## What to produce
Copy out each line of the data that holds the string "trustees".

## Extracted information
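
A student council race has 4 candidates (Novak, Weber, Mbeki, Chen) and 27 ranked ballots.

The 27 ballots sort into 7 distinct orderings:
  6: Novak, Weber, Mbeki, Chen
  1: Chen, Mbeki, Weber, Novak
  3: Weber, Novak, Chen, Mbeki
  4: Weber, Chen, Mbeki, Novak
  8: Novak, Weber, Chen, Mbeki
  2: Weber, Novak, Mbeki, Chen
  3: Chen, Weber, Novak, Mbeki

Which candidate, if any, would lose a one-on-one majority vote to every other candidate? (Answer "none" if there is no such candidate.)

Head-to-head results (27 voters):
Novak vs Weber: Novak wins 14–13.
Novak vs Mbeki: 22 to 5, Novak.
Novak vs Chen: Novak, 19–8.
Weber vs Mbeki: Weber, 26–1.
Weber vs Chen: Weber preferred on 6+3+4+8+2 = 23 ballots; Weber wins 23–4.
Mbeki vs Chen: Mbeki is ranked higher on 6+2 = 8 ballots, Chen on 19. Chen wins 19–8.
Mbeki loses to every other candidate — it is the Condorcet loser.

Mbeki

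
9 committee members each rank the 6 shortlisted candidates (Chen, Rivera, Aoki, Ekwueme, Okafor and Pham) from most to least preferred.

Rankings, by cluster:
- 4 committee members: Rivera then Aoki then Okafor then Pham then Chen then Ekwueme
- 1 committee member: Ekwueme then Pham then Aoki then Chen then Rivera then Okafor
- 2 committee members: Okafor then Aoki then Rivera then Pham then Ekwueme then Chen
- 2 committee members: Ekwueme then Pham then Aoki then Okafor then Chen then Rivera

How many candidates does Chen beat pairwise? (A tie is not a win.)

0

Chen against each rival (9 committee members):
Chen–Rivera: Rivera 6–3.
Chen vs Aoki: Aoki, 9–0.
Chen vs Ekwueme: Chen preferred on 4 ballots; Ekwueme wins 5–4.
Chen vs Okafor: Okafor wins 8–1.
Chen vs Pham: 0 to 9, Pham.
Chen beats no one; loses to Rivera, Aoki, Ekwueme, Okafor, Pham — 0 pairwise wins.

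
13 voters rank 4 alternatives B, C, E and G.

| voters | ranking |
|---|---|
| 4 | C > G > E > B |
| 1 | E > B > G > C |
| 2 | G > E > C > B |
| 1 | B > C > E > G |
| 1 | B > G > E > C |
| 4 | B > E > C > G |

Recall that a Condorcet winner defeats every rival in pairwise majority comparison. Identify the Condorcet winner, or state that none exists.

Pairwise majorities:
B vs C: 7 to 6, B.
B vs E: 6 to 7, E.
B vs G: B is ranked higher on 1+1+1+4 = 7 ballots, G on 6. B wins 7–6.
C vs E: 4+1 = 5 for C, 8 for E — E by 8–5.
C vs G: C is ranked higher on 4+1+4 = 9 ballots, G on 4. C wins 9–4.
E vs G: 1+1+4 = 6 for E, 7 for G — G by 7–6.
Every alternative loses at least once (B loses to E; C loses to B; E loses to G; G loses to B). The majority relation contains the cycle B > G > E > B, so there is no Condorcet winner.

none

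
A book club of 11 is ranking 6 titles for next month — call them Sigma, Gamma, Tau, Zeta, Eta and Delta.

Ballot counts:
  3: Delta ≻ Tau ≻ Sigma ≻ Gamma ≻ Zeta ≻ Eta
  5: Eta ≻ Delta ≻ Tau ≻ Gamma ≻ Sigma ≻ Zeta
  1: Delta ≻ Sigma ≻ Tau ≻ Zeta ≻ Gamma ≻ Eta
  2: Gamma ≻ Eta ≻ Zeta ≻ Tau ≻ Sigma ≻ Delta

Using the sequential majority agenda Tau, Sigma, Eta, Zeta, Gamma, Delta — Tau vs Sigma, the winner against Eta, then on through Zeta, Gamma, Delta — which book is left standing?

Delta

Round 1: Tau vs Sigma — 10–1, Tau advances.
Round 2: Tau vs Eta — 4–7, Eta advances.
Round 3: Eta vs Zeta — 7–4, Eta advances.
Round 4: Eta vs Gamma — 5–6, Gamma advances.
Round 5: Gamma vs Delta — 2–9, Delta advances.
Delta survives the agenda.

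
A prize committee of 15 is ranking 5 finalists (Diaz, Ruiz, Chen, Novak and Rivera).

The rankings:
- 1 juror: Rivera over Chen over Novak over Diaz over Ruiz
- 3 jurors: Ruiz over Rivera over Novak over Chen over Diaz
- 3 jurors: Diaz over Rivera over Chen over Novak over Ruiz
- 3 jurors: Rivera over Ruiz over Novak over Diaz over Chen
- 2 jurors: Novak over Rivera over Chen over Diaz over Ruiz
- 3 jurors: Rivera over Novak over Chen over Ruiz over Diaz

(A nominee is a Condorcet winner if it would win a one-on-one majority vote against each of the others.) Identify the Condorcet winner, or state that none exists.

Head-to-head results (15 jurors):
Diaz–Ruiz: Ruiz 9–6.
Diaz vs Chen: 3+3 = 6 for Diaz, 9 for Chen — Chen by 9–6.
Diaz vs Novak: Diaz preferred on 3 ballots; Novak wins 12–3.
Diaz vs Rivera: Diaz is ranked higher on 3 ballots, Rivera on 12. Rivera wins 12–3.
Ruiz vs Chen: 6 to 9, Chen.
Ruiz–Novak: Novak 9–6.
Ruiz vs Rivera: Ruiz preferred on 3 ballots; Rivera wins 12–3.
Chen vs Novak: Novak, 11–4.
Chen vs Rivera: Chen preferred on 0 ballots; Rivera wins 15–0.
Novak–Rivera: Rivera 13–2.
Rivera wins every pairwise contest, so Rivera is the Condorcet winner.

Rivera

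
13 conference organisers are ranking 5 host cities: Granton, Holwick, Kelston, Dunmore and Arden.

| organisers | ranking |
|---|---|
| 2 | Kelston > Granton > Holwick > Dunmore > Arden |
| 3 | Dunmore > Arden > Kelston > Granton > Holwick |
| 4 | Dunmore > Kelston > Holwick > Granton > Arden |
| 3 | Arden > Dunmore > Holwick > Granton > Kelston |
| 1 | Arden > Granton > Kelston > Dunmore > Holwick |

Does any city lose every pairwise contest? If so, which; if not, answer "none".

Granton

Pairwise majorities:
Granton vs Holwick: Granton preferred on 2+3+1 = 6 ballots; Holwick wins 7–6.
Granton–Kelston: Kelston 9–4.
Granton vs Dunmore: 2+1 = 3 for Granton, 10 for Dunmore — Dunmore by 10–3.
Granton vs Arden: Arden, 7–6.
Holwick vs Kelston: 3 for Holwick, 10 for Kelston — Kelston by 10–3.
Holwick vs Dunmore: Holwick preferred on 2 ballots; Dunmore wins 11–2.
Holwick vs Arden: Arden wins 7–6.
Kelston vs Dunmore: Kelston preferred on 2+1 = 3 ballots; Dunmore wins 10–3.
Kelston vs Arden: Arden, 7–6.
Dunmore vs Arden: Dunmore wins 9–4.
Only Granton has no wins; Granton is the Condorcet loser.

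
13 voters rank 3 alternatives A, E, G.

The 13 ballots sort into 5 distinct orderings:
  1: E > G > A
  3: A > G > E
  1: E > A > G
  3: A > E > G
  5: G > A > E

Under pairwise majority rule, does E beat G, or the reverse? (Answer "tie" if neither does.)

G

Ballots ranking E above G: 1 + 1 + 3 = 5.
Ballots ranking G above E: 13 − 5 = 8.
G wins the head-to-head 8–5.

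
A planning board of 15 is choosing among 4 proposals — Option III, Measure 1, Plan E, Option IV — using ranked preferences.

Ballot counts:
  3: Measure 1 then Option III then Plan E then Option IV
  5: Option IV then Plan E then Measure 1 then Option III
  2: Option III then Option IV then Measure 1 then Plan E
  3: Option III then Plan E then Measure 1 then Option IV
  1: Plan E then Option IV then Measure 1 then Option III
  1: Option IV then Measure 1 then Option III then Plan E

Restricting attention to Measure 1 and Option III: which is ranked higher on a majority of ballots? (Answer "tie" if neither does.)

Measure 1

Ballots ranking Measure 1 above Option III: 3 + 5 + 1 + 1 = 10.
Ballots ranking Option III above Measure 1: 15 − 10 = 5.
Measure 1 wins the head-to-head 10–5.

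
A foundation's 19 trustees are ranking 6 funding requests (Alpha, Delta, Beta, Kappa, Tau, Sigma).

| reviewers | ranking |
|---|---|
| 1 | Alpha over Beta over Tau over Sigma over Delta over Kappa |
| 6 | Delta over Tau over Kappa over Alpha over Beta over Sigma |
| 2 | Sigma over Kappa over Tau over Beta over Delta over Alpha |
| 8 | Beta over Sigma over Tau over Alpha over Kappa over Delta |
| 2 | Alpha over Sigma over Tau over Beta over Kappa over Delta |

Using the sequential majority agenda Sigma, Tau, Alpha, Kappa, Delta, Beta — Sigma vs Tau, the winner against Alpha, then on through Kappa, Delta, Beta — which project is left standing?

Beta

Round 1: Sigma vs Tau — 12–7, Sigma advances.
Round 2: Sigma vs Alpha — 10–9, Sigma advances.
Round 3: Sigma vs Kappa — 13–6, Sigma advances.
Round 4: Sigma vs Delta — 13–6, Sigma advances.
Round 5: Sigma vs Beta — 4–15, Beta advances.
Beta survives the agenda.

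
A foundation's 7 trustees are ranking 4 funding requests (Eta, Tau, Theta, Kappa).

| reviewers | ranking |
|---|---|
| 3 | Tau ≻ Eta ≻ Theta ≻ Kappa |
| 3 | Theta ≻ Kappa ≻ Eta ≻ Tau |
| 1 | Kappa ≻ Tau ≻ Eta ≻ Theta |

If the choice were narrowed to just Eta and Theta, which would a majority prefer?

Ballots ranking Eta above Theta: 3 + 1 = 4.
Ballots ranking Theta above Eta: 7 − 4 = 3.
Eta wins the head-to-head 4–3.

Eta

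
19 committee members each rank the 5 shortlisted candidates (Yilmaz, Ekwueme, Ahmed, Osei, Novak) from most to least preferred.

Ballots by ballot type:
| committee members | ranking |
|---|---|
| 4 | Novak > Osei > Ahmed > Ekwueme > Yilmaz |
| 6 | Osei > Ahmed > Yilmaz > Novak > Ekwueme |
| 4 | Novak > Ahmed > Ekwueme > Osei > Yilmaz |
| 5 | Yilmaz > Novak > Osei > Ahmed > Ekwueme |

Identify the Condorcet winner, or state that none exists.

none

Check each pair by majority over 19 ballots:
Yilmaz vs Ekwueme: Yilmaz is ranked higher on 6+5 = 11 ballots, Ekwueme on 8. Yilmaz wins 11–8.
Yilmaz vs Ahmed: 5 to 14, Ahmed.
Yilmaz vs Osei: Yilmaz is ranked higher on 5 ballots, Osei on 14. Osei wins 14–5.
Yilmaz vs Novak: Yilmaz is ranked higher on 6+5 = 11 ballots, Novak on 8. Yilmaz wins 11–8.
Ekwueme vs Ahmed: 0 for Ekwueme, 19 for Ahmed — Ahmed by 19–0.
Ekwueme vs Osei: 4 to 15, Osei.
Ekwueme vs Novak: 0 for Ekwueme, 19 for Novak — Novak by 19–0.
Ahmed vs Osei: Ahmed preferred on 4 ballots; Osei wins 15–4.
Ahmed vs Novak: Ahmed is ranked higher on 6 ballots, Novak on 13. Novak wins 13–6.
Osei vs Novak: Osei preferred on 6 ballots; Novak wins 13–6.
Every candidate loses at least once (Yilmaz loses to Ahmed; Ekwueme loses to Yilmaz; Ahmed loses to Osei; Osei loses to Novak; Novak loses to Yilmaz). The majority relation contains the cycle Yilmaz > Novak > Ahmed > Yilmaz, so there is no Condorcet winner.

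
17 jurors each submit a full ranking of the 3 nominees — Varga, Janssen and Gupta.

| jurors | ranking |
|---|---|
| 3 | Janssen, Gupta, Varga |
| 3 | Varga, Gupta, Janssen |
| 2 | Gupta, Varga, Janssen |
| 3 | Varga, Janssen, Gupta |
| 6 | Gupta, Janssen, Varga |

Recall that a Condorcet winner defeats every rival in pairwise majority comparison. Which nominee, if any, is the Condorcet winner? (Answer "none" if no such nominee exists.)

Pairwise majorities:
Varga vs Janssen: Janssen wins 9–8.
Varga vs Gupta: Gupta wins 11–6.
Janssen vs Gupta: Gupta, 11–6.
Gupta defeats every rival head-to-head and is the Condorcet winner.

Gupta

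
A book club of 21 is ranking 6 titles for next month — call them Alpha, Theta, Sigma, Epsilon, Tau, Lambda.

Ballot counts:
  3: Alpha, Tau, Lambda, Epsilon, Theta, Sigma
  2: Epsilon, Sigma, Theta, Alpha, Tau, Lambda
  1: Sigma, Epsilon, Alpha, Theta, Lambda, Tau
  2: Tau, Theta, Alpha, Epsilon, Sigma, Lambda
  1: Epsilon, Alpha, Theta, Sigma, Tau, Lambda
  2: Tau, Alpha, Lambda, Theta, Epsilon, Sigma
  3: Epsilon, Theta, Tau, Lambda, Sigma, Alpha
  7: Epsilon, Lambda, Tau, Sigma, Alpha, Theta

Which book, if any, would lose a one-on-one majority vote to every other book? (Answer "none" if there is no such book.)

none

Pairwise majorities:
Alpha vs Theta: 14 to 7, Alpha.
Alpha vs Sigma: Alpha preferred on 3+2+1+2 = 8 ballots; Sigma wins 13–8.
Alpha–Epsilon: Epsilon 14–7.
Alpha vs Tau: Tau, 14–7.
Alpha vs Lambda: Alpha preferred on 3+2+1+2+1+2 = 11 ballots; Alpha wins 11–10.
Theta vs Sigma: 3+2+1+2+3 = 11 for Theta, 10 for Sigma — Theta by 11–10.
Theta vs Epsilon: 2+2 = 4 for Theta, 17 for Epsilon — Epsilon by 17–4.
Theta–Tau: Tau 14–7.
Theta vs Lambda: Lambda wins 12–9.
Sigma vs Epsilon: 1 to 20, Epsilon.
Sigma vs Tau: Tau wins 17–4.
Sigma vs Lambda: Lambda wins 15–6.
Epsilon vs Tau: Epsilon is ranked higher on 2+1+1+3+7 = 14 ballots, Tau on 7. Epsilon wins 14–7.
Epsilon vs Lambda: Epsilon wins 16–5.
Tau vs Lambda: Tau wins 13–8.
Every book wins at least one matchup (Alpha beats Theta; Theta beats Sigma; Sigma beats Alpha; Epsilon beats Alpha; Tau beats Alpha; Lambda beats Theta), so there is no Condorcet loser.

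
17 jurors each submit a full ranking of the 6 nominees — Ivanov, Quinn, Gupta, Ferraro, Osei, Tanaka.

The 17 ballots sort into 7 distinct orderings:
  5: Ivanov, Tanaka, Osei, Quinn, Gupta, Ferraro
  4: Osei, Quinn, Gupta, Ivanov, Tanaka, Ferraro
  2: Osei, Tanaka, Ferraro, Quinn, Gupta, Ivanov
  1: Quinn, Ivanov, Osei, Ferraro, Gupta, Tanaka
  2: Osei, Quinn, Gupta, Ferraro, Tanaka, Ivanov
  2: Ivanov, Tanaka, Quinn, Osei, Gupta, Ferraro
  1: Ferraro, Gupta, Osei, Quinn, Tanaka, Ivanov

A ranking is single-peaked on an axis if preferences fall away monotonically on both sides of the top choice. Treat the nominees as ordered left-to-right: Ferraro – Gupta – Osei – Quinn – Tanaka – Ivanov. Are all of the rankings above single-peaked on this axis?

Axis positions: Ferraro=1, Gupta=2, Osei=3, Quinn=4, Tanaka=5, Ivanov=6.
Bloc 1: ranking walks positions 6-5-3-4-2-1; Osei is ranked above Quinn even though Quinn lies between Osei and the peak Ivanov on the axis — preferences dip and rise again. Not single-peaked.
Bloc 2: ranking walks positions 3-4-2-6-5-1; Ivanov is ranked above Tanaka even though Tanaka lies between Ivanov and the peak Osei on the axis — preferences dip and rise again. Not single-peaked.
Bloc 3: ranking walks positions 3-5-1-4-2-6; Tanaka is ranked above Quinn even though Quinn lies between Tanaka and the peak Osei on the axis — preferences dip and rise again. Not single-peaked.
Bloc 4: ranking walks positions 4-6-3-1-2-5; Ivanov is ranked above Tanaka even though Tanaka lies between Ivanov and the peak Quinn on the axis — preferences dip and rise again. Not single-peaked.
Bloc 5 (peak Osei at position 3): ranking walks positions 3-4-2-1-5-6, expanding outward from the peak — single-peaked.
Bloc 6 (peak Ivanov at position 6): ranking walks positions 6-5-4-3-2-1, expanding outward from the peak — single-peaked.
Bloc 7 (peak Ferraro at position 1): ranking walks positions 1-2-3-4-5-6, expanding outward from the peak — single-peaked.
Bloc 1 violates single-peakedness, so the profile is not single-peaked on this axis.

no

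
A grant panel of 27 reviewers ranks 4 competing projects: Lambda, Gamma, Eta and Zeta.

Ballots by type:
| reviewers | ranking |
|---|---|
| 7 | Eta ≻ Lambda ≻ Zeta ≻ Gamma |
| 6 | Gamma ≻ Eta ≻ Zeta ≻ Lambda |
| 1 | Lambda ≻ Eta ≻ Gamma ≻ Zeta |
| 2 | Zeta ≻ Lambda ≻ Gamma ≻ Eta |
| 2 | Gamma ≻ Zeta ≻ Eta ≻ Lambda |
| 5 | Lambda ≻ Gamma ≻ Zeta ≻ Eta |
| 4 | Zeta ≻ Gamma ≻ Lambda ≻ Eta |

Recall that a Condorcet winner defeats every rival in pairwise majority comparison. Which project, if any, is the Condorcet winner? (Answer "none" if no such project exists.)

none

Pairwise majorities:
Lambda vs Gamma: Lambda, 15–12.
Lambda vs Eta: Eta wins 15–12.
Lambda vs Zeta: Zeta wins 14–13.
Gamma–Eta: Gamma 19–8.
Gamma vs Zeta: Gamma wins 14–13.
Eta vs Zeta: Eta, 14–13.
No project is unbeaten: Lambda loses to Eta; Gamma loses to Lambda; Eta loses to Gamma; Zeta loses to Gamma. In particular Lambda > Gamma > Eta > Lambda is a majority cycle — no Condorcet winner exists.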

## Result below
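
A foundation's 19 trustees are ranking 6 funding requests (Alpha, Delta, Beta, Kappa, Tau, Sigma).
A foundation's 7 trustees are ranking 4 funding requests (Eta, Tau, Theta, Kappa).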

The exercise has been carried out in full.